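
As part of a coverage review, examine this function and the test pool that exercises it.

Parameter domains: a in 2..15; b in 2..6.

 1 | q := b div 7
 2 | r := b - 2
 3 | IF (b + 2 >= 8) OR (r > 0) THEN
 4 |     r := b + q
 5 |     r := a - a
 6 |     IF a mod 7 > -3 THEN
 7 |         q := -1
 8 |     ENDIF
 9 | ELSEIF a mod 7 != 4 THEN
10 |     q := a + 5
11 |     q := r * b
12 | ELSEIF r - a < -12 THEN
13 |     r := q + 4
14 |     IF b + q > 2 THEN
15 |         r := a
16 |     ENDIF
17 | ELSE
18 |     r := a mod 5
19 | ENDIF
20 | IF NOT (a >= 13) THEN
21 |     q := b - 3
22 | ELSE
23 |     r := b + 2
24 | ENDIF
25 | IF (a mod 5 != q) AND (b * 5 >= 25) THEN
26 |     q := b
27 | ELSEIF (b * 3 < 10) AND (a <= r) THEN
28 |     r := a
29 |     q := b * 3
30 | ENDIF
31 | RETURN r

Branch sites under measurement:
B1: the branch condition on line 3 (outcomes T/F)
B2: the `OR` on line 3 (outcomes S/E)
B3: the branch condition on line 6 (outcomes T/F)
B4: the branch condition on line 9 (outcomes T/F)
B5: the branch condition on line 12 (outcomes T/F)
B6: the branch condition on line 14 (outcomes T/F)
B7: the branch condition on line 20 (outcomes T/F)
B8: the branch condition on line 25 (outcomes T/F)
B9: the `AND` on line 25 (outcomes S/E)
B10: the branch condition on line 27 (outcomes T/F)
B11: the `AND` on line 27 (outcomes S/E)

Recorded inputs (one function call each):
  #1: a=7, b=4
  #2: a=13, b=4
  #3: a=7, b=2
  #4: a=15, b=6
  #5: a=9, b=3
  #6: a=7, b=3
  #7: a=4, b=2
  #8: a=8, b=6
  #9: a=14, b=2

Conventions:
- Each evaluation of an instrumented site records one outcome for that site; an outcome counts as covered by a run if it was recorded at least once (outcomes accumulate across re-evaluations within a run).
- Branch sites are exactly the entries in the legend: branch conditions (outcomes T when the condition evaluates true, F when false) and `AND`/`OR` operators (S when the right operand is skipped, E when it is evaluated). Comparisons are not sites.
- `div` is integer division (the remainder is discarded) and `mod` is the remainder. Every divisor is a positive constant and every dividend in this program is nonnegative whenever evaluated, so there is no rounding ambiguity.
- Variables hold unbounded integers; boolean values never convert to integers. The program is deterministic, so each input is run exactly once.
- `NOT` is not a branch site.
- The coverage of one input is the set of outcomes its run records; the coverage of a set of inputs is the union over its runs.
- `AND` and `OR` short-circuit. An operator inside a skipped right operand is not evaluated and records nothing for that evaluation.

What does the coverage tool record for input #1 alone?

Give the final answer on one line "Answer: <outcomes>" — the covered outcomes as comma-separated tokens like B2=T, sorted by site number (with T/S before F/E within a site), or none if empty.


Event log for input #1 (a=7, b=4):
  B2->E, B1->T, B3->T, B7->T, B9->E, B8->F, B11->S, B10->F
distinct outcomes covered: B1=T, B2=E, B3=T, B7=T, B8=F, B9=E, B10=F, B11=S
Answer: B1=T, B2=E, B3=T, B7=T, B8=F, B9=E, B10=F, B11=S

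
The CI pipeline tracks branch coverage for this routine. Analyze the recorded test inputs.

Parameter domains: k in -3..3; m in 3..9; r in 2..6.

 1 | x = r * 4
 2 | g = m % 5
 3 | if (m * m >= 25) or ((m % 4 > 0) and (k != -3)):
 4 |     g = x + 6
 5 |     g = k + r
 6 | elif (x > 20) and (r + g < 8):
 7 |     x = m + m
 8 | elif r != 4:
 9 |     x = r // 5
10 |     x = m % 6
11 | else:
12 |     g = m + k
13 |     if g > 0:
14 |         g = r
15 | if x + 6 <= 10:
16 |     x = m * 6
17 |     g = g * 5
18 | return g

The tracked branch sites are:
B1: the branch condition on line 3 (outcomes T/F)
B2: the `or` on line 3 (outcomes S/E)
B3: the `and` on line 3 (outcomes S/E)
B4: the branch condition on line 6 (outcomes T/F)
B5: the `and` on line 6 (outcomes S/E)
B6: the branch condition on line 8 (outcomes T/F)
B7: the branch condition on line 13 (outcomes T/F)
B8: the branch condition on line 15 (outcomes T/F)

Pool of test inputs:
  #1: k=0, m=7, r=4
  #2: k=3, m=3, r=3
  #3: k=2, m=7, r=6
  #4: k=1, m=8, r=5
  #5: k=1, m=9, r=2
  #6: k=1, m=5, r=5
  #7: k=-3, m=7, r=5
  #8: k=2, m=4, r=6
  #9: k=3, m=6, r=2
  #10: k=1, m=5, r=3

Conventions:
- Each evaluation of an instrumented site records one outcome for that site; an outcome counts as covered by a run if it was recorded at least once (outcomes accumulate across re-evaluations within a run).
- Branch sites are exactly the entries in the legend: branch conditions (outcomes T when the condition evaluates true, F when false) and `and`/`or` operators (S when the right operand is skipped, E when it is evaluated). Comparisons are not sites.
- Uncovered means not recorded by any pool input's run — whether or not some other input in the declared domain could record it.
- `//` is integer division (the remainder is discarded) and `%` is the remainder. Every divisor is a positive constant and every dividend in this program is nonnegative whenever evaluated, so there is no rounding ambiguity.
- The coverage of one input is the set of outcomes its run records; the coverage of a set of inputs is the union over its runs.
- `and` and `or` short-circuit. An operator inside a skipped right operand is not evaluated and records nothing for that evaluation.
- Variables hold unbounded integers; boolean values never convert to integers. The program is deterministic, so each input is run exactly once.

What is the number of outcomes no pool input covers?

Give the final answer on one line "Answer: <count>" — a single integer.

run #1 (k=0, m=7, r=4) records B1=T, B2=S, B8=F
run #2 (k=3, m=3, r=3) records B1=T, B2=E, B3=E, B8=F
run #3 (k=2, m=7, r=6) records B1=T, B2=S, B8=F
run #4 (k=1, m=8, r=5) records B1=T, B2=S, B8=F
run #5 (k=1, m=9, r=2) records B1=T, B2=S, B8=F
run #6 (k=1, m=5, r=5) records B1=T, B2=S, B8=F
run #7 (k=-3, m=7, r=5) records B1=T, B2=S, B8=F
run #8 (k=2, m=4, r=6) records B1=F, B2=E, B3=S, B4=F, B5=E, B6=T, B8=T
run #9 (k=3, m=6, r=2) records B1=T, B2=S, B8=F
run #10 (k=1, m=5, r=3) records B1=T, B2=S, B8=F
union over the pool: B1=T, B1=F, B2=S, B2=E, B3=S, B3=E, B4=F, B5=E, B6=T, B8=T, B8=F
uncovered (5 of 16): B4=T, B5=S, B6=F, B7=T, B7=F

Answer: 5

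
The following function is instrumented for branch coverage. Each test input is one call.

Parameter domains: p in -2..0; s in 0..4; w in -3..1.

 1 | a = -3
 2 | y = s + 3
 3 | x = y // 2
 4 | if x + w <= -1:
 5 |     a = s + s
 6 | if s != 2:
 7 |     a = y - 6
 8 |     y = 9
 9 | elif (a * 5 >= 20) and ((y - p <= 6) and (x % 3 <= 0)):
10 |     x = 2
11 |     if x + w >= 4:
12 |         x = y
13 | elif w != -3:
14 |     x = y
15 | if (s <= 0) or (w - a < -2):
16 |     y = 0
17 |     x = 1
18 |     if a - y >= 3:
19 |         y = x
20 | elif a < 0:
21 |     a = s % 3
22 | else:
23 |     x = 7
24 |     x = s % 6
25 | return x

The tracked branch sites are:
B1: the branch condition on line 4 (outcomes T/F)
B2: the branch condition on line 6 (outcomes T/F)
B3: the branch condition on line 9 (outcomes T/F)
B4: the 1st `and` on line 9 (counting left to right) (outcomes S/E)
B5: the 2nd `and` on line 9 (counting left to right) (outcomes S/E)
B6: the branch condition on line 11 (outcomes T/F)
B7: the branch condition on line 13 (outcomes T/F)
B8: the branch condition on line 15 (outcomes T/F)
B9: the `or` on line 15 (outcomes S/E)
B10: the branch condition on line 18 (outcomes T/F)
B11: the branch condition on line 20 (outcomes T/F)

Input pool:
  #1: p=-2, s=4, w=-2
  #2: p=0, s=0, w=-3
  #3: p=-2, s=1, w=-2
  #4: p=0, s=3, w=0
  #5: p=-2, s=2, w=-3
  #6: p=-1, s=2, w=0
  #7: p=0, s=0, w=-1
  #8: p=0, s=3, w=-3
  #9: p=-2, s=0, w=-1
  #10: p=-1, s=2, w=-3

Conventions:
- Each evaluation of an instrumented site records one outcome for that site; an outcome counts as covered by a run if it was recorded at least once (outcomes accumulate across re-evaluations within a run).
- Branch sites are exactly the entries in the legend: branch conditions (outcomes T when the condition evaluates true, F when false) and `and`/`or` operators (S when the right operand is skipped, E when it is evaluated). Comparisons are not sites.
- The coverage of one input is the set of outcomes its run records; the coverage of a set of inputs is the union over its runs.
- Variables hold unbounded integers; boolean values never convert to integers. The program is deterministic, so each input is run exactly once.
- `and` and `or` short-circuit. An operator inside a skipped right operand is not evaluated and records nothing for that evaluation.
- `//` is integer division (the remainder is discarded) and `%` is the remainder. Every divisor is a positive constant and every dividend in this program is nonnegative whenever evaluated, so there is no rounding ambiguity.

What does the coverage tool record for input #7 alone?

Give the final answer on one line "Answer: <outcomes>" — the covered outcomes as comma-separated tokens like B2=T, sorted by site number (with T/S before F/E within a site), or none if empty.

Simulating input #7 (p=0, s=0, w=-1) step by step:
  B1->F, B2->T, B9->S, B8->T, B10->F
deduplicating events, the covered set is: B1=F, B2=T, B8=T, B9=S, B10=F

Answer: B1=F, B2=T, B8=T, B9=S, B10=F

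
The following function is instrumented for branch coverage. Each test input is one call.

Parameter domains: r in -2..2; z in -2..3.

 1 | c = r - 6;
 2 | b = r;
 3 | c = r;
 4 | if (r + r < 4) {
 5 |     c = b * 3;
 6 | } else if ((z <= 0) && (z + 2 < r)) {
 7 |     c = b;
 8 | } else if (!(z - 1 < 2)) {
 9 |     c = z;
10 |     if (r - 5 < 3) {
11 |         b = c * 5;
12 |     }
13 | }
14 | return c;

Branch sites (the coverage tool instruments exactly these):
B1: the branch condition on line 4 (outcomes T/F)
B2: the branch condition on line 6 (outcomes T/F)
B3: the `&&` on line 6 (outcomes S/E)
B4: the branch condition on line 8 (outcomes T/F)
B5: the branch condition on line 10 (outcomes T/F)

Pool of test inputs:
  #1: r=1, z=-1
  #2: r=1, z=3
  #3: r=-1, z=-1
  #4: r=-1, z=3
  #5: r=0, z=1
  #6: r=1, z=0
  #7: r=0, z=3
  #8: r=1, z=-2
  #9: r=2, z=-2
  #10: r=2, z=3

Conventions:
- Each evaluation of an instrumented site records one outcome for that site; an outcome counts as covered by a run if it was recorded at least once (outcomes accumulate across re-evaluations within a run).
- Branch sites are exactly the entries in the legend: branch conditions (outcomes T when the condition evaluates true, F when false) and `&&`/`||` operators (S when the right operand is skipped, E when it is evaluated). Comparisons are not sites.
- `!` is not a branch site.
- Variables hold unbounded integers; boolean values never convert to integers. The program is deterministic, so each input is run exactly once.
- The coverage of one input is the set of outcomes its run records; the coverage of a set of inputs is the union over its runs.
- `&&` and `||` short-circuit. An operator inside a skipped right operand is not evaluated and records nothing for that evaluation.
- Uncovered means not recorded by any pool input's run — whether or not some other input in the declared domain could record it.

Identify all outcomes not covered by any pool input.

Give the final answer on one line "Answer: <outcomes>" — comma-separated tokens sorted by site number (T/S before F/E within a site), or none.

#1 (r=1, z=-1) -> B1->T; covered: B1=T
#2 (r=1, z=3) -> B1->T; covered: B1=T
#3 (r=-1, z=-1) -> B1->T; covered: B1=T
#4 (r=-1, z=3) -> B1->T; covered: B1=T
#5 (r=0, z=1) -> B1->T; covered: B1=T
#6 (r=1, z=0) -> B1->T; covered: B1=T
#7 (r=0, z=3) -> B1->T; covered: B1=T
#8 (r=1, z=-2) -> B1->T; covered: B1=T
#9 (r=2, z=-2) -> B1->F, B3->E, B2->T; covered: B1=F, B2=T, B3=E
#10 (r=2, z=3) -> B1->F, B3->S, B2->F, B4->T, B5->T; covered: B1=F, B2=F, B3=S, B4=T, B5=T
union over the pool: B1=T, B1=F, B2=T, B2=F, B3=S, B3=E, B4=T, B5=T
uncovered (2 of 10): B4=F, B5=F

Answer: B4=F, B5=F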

◆ **Problem details**
Search the records above for "Parameter". Copy each line where it is found.

◆ **Exercise solution**
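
Parameter domains: a in 2..15; b in 2..6.
Parameter domains: k in -3..3; m in 3..9; r in 2..6.
Parameter domains: p in -2..0; s in 0..4; w in -3..1.
Parameter domains: r in -2..2; z in -2..3.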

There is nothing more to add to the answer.